## Work item
Please reproduce every entry, keeping each one exact.

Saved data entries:

- Opening Delimiter -

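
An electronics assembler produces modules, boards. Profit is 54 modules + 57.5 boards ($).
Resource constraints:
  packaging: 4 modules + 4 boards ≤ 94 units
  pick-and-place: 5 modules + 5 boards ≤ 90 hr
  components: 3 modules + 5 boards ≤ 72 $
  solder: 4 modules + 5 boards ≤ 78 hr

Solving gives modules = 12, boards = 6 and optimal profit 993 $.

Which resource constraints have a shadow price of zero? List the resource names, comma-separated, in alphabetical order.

components, packaging

packaging: 72/94 (slack 22)
pick-and-place: 90/90 (binding)
components: 66/72 (slack 6)
solder: 78/78 (binding)
By complementary slackness, a constraint with positive slack has shadow price 0 → components, packaging.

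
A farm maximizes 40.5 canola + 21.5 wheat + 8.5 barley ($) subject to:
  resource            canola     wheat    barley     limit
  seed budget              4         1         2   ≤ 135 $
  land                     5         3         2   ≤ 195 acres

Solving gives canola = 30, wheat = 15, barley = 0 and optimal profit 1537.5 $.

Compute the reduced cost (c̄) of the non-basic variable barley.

-8.5

Check each constraint at x*: seed budget 135/135 (tight); land 195/195 (tight).
The binding rows give the dual system: 4·y_seed budget + 5·y_land = 40.5 and 1·y_seed budget + 3·y_land = 21.5.
This yields shadow prices y_seed budget = 2, y_land = 6.5.
Reduced cost of barley: c₃ − yᵀa₃ = 8.5 − (2·2 + 6.5·2) = 8.5 − 17 = -8.5.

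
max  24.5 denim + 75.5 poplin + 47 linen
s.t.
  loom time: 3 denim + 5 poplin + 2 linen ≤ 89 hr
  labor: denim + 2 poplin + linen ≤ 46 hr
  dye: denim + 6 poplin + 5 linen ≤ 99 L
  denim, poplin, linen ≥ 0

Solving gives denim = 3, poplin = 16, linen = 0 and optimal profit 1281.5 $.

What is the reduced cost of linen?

-4

Check each constraint at x*: loom time 89/89 (tight); labor 35/46 (slack 11); dye 99/99 (tight).
Since labor is not tight, its dual is 0.
Dual feasibility on the basic columns requires 3·y_loom time + 1·y_dye = 24.5, 5·y_loom time + 6·y_dye = 75.5.
This yields shadow prices y_loom time = 5.5, y_dye = 8.
Reduced cost of linen: c₃ − yᵀa₃ = 47 − (5.5·2 + 8·5) = 47 − 51 = -4.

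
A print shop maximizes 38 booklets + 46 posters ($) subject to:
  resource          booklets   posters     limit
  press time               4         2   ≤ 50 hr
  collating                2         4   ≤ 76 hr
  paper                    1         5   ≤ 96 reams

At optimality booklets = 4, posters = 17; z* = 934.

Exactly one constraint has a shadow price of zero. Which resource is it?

paper

press time: 50/50 (binding)
collating: 76/76 (binding)
paper: 89/96 (slack 7)
By complementary slackness, a constraint with positive slack has shadow price 0 → paper.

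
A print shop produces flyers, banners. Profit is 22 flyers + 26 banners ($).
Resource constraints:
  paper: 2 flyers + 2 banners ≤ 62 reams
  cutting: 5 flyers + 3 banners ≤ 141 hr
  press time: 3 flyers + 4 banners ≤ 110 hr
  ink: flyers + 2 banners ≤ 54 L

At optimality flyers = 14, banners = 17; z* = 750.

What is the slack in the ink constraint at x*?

6

ink used = 1·14 + 2·17 = 48; slack = 54 − 48 = 6.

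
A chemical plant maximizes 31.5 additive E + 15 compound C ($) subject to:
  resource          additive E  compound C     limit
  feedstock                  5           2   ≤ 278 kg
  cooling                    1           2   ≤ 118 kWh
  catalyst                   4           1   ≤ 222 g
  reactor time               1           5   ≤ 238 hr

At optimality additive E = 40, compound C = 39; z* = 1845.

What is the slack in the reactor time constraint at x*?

3

reactor time used = 1·40 + 5·39 = 235; slack = 238 − 235 = 3.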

- Closing Delimiter -

## Task response
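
An electronics assembler produces modules, boards. Profit is 54 modules + 57.5 boards ($).
Resource constraints:
  packaging: 4 modules + 4 boards ≤ 94 units
  pick-and-place: 5 modules + 5 boards ≤ 90 hr
  components: 3 modules + 5 boards ≤ 72 $
  solder: 4 modules + 5 boards ≤ 78 hr

Solving gives modules = 12, boards = 6 and optimal profit 993 $.

Which resource constraints have a shadow price of zero? List the resource names, comma-separated, in alphabetical order.

components, packaging

packaging: 72/94 (slack 22)
pick-and-place: 90/90 (binding)
components: 66/72 (slack 6)
solder: 78/78 (binding)
By complementary slackness, a constraint with positive slack has shadow price 0 → components, packaging.

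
A farm maximizes 40.5 canola + 21.5 wheat + 8.5 barley ($) subject to:
  resource            canola     wheat    barley     limit
  seed budget              4         1         2   ≤ 135 $
  land                     5         3         2   ≤ 195 acres

Solving gives canola = 30, wheat = 15, barley = 0 and optimal profit 1537.5 $.

Compute the reduced cost (c̄) of the non-basic variable barley.

-8.5

Check each constraint at x*: seed budget 135/135 (tight); land 195/195 (tight).
The binding rows give the dual system: 4·y_seed budget + 5·y_land = 40.5 and 1·y_seed budget + 3·y_land = 21.5.
This yields shadow prices y_seed budget = 2, y_land = 6.5.
Reduced cost of barley: c₃ − yᵀa₃ = 8.5 − (2·2 + 6.5·2) = 8.5 − 17 = -8.5.

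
max  24.5 denim + 75.5 poplin + 47 linen
s.t.
  loom time: 3 denim + 5 poplin + 2 linen ≤ 89 hr
  labor: denim + 2 poplin + linen ≤ 46 hr
  dye: denim + 6 poplin + 5 linen ≤ 99 L
  denim, poplin, linen ≥ 0

Solving gives denim = 3, poplin = 16, linen = 0 and optimal profit 1281.5 $.

What is the reduced cost of linen?

-4

Check each constraint at x*: loom time 89/89 (tight); labor 35/46 (slack 11); dye 99/99 (tight).
Since labor is not tight, its dual is 0.
Dual feasibility on the basic columns requires 3·y_loom time + 1·y_dye = 24.5, 5·y_loom time + 6·y_dye = 75.5.
This yields shadow prices y_loom time = 5.5, y_dye = 8.
Reduced cost of linen: c₃ − yᵀa₃ = 47 − (5.5·2 + 8·5) = 47 − 51 = -4.

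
A print shop maximizes 38 booklets + 46 posters ($) subject to:
  resource          booklets   posters     limit
  press time               4         2   ≤ 50 hr
  collating                2         4   ≤ 76 hr
  paper                    1         5   ≤ 96 reams

At optimality booklets = 4, posters = 17; z* = 934.

Exactly one constraint has a shadow price of zero. Which resource is it?

paper

press time: 50/50 (binding)
collating: 76/76 (binding)
paper: 89/96 (slack 7)
By complementary slackness, a constraint with positive slack has shadow price 0 → paper.

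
A print shop produces flyers, banners. Profit is 22 flyers + 26 banners ($).
Resource constraints:
  paper: 2 flyers + 2 banners ≤ 62 reams
  cutting: 5 flyers + 3 banners ≤ 141 hr
  press time: 3 flyers + 4 banners ≤ 110 hr
  ink: flyers + 2 banners ≤ 54 L

At optimality flyers = 14, banners = 17; z* = 750.

What is the slack in the ink constraint at x*?

6

ink used = 1·14 + 2·17 = 48; slack = 54 − 48 = 6.

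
A chemical plant maximizes 31.5 additive E + 15 compound C ($) subject to:
  resource          additive E  compound C     limit
  feedstock                  5           2   ≤ 278 kg
  cooling                    1           2   ≤ 118 kWh
  catalyst                   4           1   ≤ 222 g
  reactor time               1           5   ≤ 238 hr

At optimality additive E = 40, compound C = 39; z* = 1845.

What is the slack in the reactor time constraint at x*?

3

reactor time used = 1·40 + 5·39 = 235; slack = 238 − 235 = 3.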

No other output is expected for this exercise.